PROVIDED MATERIAL
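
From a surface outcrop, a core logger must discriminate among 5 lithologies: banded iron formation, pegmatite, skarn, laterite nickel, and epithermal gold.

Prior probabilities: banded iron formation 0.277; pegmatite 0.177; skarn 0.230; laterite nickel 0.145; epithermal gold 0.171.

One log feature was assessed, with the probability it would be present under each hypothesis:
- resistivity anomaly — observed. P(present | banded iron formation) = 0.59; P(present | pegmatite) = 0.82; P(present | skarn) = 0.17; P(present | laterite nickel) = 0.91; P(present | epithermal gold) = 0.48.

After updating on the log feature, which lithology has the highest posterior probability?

Multiply each prior by the likelihood of the log feature:
  banded iron formation: 0.277 × 0.59 = 0.16343
  pegmatite: 0.177 × 0.82 = 0.14514
  skarn: 0.230 × 0.17 = 0.0391
  laterite nickel: 0.145 × 0.91 = 0.13195
  epithermal gold: 0.171 × 0.48 = 0.08208
Normalizing constant Z = 0.16343 + 0.14514 + 0.0391 + 0.13195 + 0.08208 = 0.5617.
P(banded iron formation | evidence) ≈ 0.16343 / 0.5617 ≈ 0.291
P(pegmatite | evidence) ≈ 0.14514 / 0.5617 ≈ 0.258
P(skarn | evidence) ≈ 0.0391 / 0.5617 ≈ 0.070
P(laterite nickel | evidence) ≈ 0.13195 / 0.5617 ≈ 0.235
P(epithermal gold | evidence) ≈ 0.08208 / 0.5617 ≈ 0.146
The largest is 0.291, so banded iron formation is most probable.

banded iron formation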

WHAT IS EXPECTED
Everything in the data above is to be given again, unchanged.

OUTPUT OF THE TASK
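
From a surface outcrop, a core logger must discriminate among 5 lithologies: banded iron formation, pegmatite, skarn, laterite nickel, and epithermal gold.

Prior probabilities: banded iron formation 0.277; pegmatite 0.177; skarn 0.230; laterite nickel 0.145; epithermal gold 0.171.

One log feature was assessed, with the probability it would be present under each hypothesis:
- resistivity anomaly — observed. P(present | banded iron formation) = 0.59; P(present | pegmatite) = 0.82; P(present | skarn) = 0.17; P(present | laterite nickel) = 0.91; P(present | epithermal gold) = 0.48.

After updating on the log feature, which lithology has the highest posterior probability?

Multiply each prior by the likelihood of the log feature:
  banded iron formation: 0.277 × 0.59 = 0.16343
  pegmatite: 0.177 × 0.82 = 0.14514
  skarn: 0.230 × 0.17 = 0.0391
  laterite nickel: 0.145 × 0.91 = 0.13195
  epithermal gold: 0.171 × 0.48 = 0.08208
Normalizing constant Z = 0.16343 + 0.14514 + 0.0391 + 0.13195 + 0.08208 = 0.5617.
P(banded iron formation | evidence) ≈ 0.16343 / 0.5617 ≈ 0.291
P(pegmatite | evidence) ≈ 0.14514 / 0.5617 ≈ 0.258
P(skarn | evidence) ≈ 0.0391 / 0.5617 ≈ 0.070
P(laterite nickel | evidence) ≈ 0.13195 / 0.5617 ≈ 0.235
P(epithermal gold | evidence) ≈ 0.08208 / 0.5617 ≈ 0.146
The largest is 0.291, so banded iron formation is most probable.

banded iron formation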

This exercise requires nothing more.